- _TASK TO COMPLETE_:
Give an exact copy of the line that has "For the 2024/25" and of every line below it, through the last, with nothing else.

(Stored items)

+-------+

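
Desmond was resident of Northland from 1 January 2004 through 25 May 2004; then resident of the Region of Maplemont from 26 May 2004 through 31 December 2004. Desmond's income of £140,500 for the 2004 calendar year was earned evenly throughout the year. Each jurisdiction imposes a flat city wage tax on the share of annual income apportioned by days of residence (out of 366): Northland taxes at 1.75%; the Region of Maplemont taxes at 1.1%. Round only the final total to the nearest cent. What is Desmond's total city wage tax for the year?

Northland, 1 January – 25 May 2004: 146 days → £140,500 × 1.75% × 146/366 = £980.8128
The Region of Maplemont, 26 May – 31 December 2004: 220 days → £140,500 × 1.1% × 220/366 = £928.9891
Total = £1,909.8019

£1,909.80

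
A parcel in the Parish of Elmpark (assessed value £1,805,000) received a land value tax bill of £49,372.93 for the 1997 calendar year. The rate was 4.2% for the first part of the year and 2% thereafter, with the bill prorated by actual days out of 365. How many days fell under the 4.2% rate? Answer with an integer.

122 days

Let d = days at the first rate; then 365 − d days at the second rate.
£1,805,000 × [4.2%·d + 2%·(365−d)] / 365 = £49,372.93
Solving gives d = 122, so the new rate took effect on 3 May 1997.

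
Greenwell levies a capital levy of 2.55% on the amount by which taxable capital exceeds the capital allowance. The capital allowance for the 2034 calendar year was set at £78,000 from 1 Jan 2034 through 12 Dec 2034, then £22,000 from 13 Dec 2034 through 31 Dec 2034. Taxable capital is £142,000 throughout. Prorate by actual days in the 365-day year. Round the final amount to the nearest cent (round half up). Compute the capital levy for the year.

£1,706.33

1 Jan – 12 Dec 2034: 346 days, exemption £78,000 → (£142,000 − £78,000) × 2.55% × 346/365 = £1,547.0466
13 Dec – 31 Dec 2034: 19 days, exemption £22,000 → (£142,000 − £22,000) × 2.55% × 19/365 = £159.2877
Total = £1,706.3342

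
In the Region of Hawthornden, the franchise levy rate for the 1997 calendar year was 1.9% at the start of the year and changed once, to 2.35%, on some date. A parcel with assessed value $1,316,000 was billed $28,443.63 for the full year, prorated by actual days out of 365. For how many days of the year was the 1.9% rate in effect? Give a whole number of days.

Let d = days at the first rate; then 365 − d days at the second rate.
$1,316,000 × [1.9%·d + 2.35%·(365−d)] / 365 = $28,443.63
Solving gives d = 153, so the new rate took effect on 3 June 1997.

153 days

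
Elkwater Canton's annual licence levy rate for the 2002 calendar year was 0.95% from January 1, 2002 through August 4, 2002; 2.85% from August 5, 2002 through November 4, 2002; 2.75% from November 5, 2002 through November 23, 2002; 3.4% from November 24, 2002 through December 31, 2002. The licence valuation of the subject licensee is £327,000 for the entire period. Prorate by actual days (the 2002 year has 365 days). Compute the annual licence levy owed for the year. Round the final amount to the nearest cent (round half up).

£5,812.98

January 1 – August 4, 2002: 216 days at 0.95% → £327,000 × 0.95% × 216/365 = £1,838.3671
August 5 – November 4, 2002: 92 days at 2.85% → £327,000 × 2.85% × 92/365 = £2,349.0247
November 5 – November 23, 2002: 19 days at 2.75% → £327,000 × 2.75% × 19/365 = £468.1027
November 24 – December 31, 2002: 38 days at 3.4% → £327,000 × 3.4% × 38/365 = £1,157.4904
Total = £5,812.9849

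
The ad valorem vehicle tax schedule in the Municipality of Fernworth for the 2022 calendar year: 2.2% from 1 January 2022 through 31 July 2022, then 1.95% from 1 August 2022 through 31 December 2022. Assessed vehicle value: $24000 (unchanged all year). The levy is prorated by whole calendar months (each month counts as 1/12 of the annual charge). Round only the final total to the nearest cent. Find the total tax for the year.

$503.00

1 January – 31 July 2022: 7 months at 2.2% → $24000 × 2.2% × 7/12 = $308.0000
1 August – 31 December 2022: 5 months at 1.95% → $24000 × 1.95% × 5/12 = $195.0000
Total = $503.0000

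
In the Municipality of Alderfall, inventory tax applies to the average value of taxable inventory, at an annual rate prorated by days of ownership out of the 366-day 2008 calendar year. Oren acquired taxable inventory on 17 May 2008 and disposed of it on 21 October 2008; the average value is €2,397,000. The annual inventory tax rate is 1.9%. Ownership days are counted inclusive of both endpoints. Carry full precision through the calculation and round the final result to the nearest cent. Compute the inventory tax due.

€19,660.64

Days held (17 May – 21 October 2008): 158 out of 366
Tax = €2,397,000 × 1.9% × 158/366 = €19,660.6393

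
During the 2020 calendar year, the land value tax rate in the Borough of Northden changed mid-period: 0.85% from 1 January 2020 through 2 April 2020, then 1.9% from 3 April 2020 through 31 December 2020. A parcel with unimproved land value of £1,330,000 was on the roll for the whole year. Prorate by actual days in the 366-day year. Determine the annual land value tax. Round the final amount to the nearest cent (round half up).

1 January – 2 April 2020: 93 days at 0.85% → £1,330,000 × 0.85% × 93/366 = £2,872.5820
3 April – 31 December 2020: 273 days at 1.9% → £1,330,000 × 1.9% × 273/366 = £18,848.9344
Total = £21,721.5164

£21,721.52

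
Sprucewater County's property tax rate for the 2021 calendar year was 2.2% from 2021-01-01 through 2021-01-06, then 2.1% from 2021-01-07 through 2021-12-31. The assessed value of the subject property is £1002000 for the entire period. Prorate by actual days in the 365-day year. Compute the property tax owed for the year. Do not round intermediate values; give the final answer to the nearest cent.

£21058.47

2021-01-01 to 2021-01-06: 6 days at 2.2% → £1002000 × 2.2% × 6/365 = £362.3671
2021-01-07 to 2021-12-31: 359 days at 2.1% → £1002000 × 2.1% × 359/365 = £20696.1041
Total = £21058.4712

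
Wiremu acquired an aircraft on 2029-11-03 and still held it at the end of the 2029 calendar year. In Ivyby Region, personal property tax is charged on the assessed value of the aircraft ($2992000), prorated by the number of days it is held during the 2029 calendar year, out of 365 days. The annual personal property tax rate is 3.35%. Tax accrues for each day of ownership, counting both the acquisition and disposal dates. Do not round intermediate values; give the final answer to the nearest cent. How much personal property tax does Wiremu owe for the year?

Days held (2029-11-03 to 2029-12-31): 59 out of 365
Tax = $2992000 × 3.35% × 59/365 = $16201.8849

$16201.88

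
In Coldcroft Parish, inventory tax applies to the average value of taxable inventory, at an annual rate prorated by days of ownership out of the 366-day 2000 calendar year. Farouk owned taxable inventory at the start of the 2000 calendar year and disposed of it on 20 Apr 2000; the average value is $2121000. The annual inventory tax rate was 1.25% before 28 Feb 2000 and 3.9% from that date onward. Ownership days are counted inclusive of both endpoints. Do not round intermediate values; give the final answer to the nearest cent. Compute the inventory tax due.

1 Jan – 27 Feb 2000: 58 days at 1.25% → $2121000 × 1.25% × 58/366 = $4201.4344
28 Feb – 20 Apr 2000: 53 days at 3.9% → $2121000 × 3.9% × 53/366 = $11978.4344
Total = $16179.8689

$16179.87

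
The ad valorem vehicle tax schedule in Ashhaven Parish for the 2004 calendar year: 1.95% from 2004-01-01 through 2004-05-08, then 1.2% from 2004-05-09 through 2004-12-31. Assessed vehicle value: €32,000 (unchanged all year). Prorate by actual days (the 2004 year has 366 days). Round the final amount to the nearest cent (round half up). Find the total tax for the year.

€468.59

2004-01-01 to 2004-05-08: 129 days at 1.95% → €32,000 × 1.95% × 129/366 = €219.9344
2004-05-09 to 2004-12-31: 237 days at 1.2% → €32,000 × 1.2% × 237/366 = €248.6557
Total = €468.5902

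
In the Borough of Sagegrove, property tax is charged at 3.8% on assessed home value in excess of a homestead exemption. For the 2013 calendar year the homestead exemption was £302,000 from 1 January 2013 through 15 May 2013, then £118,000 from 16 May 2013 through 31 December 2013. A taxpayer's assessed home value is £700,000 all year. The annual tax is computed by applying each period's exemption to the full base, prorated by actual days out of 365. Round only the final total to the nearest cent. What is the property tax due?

1 January – 15 May 2013: 135 days, exemption £302,000 → (£700,000 − £302,000) × 3.8% × 135/365 = £5,593.8082
16 May – 31 December 2013: 230 days, exemption £118,000 → (£700,000 − £118,000) × 3.8% × 230/365 = £13,936.1096
Total = £19,529.9178

£19,529.92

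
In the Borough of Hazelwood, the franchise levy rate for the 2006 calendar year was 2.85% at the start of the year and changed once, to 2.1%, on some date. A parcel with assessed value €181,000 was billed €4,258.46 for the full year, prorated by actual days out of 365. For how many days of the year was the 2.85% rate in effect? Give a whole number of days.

123 days

Let d = days at the first rate; then 365 − d days at the second rate.
€181,000 × [2.85%·d + 2.1%·(365−d)] / 365 = €4,258.46
Solving gives d = 123, so the new rate took effect on 4 May 2006.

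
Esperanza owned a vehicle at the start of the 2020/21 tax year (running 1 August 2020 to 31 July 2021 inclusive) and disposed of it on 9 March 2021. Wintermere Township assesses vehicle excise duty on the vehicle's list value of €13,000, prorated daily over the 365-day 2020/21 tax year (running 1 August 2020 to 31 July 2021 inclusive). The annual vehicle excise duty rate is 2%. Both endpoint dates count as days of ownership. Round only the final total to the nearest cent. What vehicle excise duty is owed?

Days held (1 August 2020 – 9 March 2021): 221 out of 365
Tax = €13,000 × 2% × 221/365 = €157.4247

€157.42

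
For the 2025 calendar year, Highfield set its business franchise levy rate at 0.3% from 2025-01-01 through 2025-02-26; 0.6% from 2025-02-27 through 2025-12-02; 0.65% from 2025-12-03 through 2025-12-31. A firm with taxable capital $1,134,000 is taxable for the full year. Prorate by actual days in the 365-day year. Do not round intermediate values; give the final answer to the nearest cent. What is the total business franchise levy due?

2025-01-01 to 2025-02-26: 57 days at 0.3% → $1,134,000 × 0.3% × 57/365 = $531.2712
2025-02-27 to 2025-12-02: 279 days at 0.6% → $1,134,000 × 0.6% × 279/365 = $5,200.8658
2025-12-03 to 2025-12-31: 29 days at 0.65% → $1,134,000 × 0.65% × 29/365 = $585.6411
Total = $6,317.7781

$6,317.78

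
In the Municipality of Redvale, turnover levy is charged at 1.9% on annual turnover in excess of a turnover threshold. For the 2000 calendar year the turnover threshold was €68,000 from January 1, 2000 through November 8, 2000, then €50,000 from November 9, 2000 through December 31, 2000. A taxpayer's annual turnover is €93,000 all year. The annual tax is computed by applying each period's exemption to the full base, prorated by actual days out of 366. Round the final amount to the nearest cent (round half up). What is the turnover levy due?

€524.52

January 1 – November 8, 2000: 313 days, exemption €68,000 → (€93,000 − €68,000) × 1.9% × 313/366 = €406.2158
November 9 – December 31, 2000: 53 days, exemption €50,000 → (€93,000 − €50,000) × 1.9% × 53/366 = €118.3087
Total = €524.5246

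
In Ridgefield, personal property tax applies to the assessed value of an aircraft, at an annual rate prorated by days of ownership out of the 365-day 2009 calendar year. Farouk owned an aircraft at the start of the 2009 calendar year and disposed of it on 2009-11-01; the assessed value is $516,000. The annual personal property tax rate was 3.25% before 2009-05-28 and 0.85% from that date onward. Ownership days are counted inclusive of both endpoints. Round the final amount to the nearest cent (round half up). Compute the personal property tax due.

2009-01-01 to 2009-05-27: 147 days at 3.25% → $516,000 × 3.25% × 147/365 = $6,753.9452
2009-05-28 to 2009-11-01: 158 days at 0.85% → $516,000 × 0.85% × 158/365 = $1,898.5973
Total = $8,652.5425

$8,652.54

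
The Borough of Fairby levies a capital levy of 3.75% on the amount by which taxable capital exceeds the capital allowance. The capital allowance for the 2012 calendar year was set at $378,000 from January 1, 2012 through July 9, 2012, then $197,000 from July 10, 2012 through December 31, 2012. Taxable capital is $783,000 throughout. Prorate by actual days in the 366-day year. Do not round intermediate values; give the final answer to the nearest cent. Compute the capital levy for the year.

$18,432.89

January 1 – July 9, 2012: 191 days, exemption $378,000 → ($783,000 − $378,000) × 3.75% × 191/366 = $7,925.7172
July 10 – December 31, 2012: 175 days, exemption $197,000 → ($783,000 − $197,000) × 3.75% × 175/366 = $10,507.1721
Total = $18,432.8893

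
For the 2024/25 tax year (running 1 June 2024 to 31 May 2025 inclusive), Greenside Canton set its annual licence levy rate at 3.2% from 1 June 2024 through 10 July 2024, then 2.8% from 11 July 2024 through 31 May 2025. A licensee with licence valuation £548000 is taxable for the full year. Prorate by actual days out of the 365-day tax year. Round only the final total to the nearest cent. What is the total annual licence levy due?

£15584.22

1 June – 10 July 2024: 40 days at 3.2% → £548000 × 3.2% × 40/365 = £1921.7534
11 July 2024 – 31 May 2025: 325 days at 2.8% → £548000 × 2.8% × 325/365 = £13662.4658
Total = £15584.2192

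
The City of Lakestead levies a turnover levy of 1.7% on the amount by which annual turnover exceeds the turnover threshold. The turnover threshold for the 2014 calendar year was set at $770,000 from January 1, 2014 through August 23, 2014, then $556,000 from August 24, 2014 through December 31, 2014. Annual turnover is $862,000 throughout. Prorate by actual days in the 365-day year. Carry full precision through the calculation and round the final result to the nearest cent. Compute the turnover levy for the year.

January 1 – August 23, 2014: 235 days, exemption $770,000 → ($862,000 − $770,000) × 1.7% × 235/365 = $1,006.9589
August 24 – December 31, 2014: 130 days, exemption $556,000 → ($862,000 − $556,000) × 1.7% × 130/365 = $1,852.7671
Total = $2,859.7260

$2,859.73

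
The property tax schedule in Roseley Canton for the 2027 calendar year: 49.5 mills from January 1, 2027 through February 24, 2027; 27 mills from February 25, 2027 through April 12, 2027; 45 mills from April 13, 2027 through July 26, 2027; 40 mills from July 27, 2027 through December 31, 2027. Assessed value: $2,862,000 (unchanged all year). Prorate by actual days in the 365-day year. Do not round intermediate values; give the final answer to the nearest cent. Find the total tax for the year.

January 1 – February 24, 2027: 55 days at 49.5 mills → $2,862,000 × 4.95% × 55/365 = $21,347.3836
February 25 – April 12, 2027: 47 days at 27 mills → $2,862,000 × 2.7% × 47/365 = $9,950.3507
April 13 – July 26, 2027: 105 days at 45 mills → $2,862,000 × 4.5% × 105/365 = $37,049.1781
July 27 – December 31, 2027: 158 days at 40 mills → $2,862,000 × 4% × 158/365 = $49,555.7260
Total = $117,902.6384

$117,902.64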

+-------+

- _ANSWER BOX_:
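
For the 2024/25 tax year (running 1 June 2024 to 31 May 2025 inclusive), Greenside Canton set its annual licence levy rate at 3.2% from 1 June 2024 through 10 July 2024, then 2.8% from 11 July 2024 through 31 May 2025. A licensee with licence valuation £548000 is taxable for the full year. Prorate by actual days out of the 365-day tax year. Round only the final total to the nearest cent. What is the total annual licence levy due?

£15584.22

1 June – 10 July 2024: 40 days at 3.2% → £548000 × 3.2% × 40/365 = £1921.7534
11 July 2024 – 31 May 2025: 325 days at 2.8% → £548000 × 2.8% × 325/365 = £13662.4658
Total = £15584.2192

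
The City of Lakestead levies a turnover levy of 1.7% on the amount by which annual turnover exceeds the turnover threshold. The turnover threshold for the 2014 calendar year was set at $770,000 from January 1, 2014 through August 23, 2014, then $556,000 from August 24, 2014 through December 31, 2014. Annual turnover is $862,000 throughout. Prorate by actual days in the 365-day year. Carry full precision through the calculation and round the final result to the nearest cent. Compute the turnover levy for the year.

January 1 – August 23, 2014: 235 days, exemption $770,000 → ($862,000 − $770,000) × 1.7% × 235/365 = $1,006.9589
August 24 – December 31, 2014: 130 days, exemption $556,000 → ($862,000 − $556,000) × 1.7% × 130/365 = $1,852.7671
Total = $2,859.7260

$2,859.73

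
The property tax schedule in Roseley Canton for the 2027 calendar year: 49.5 mills from January 1, 2027 through February 24, 2027; 27 mills from February 25, 2027 through April 12, 2027; 45 mills from April 13, 2027 through July 26, 2027; 40 mills from July 27, 2027 through December 31, 2027. Assessed value: $2,862,000 (unchanged all year). Prorate by actual days in the 365-day year. Do not round intermediate values; give the final answer to the nearest cent. Find the total tax for the year.

January 1 – February 24, 2027: 55 days at 49.5 mills → $2,862,000 × 4.95% × 55/365 = $21,347.3836
February 25 – April 12, 2027: 47 days at 27 mills → $2,862,000 × 2.7% × 47/365 = $9,950.3507
April 13 – July 26, 2027: 105 days at 45 mills → $2,862,000 × 4.5% × 105/365 = $37,049.1781
July 27 – December 31, 2027: 158 days at 40 mills → $2,862,000 × 4% × 158/365 = $49,555.7260
Total = $117,902.6384

$117,902.64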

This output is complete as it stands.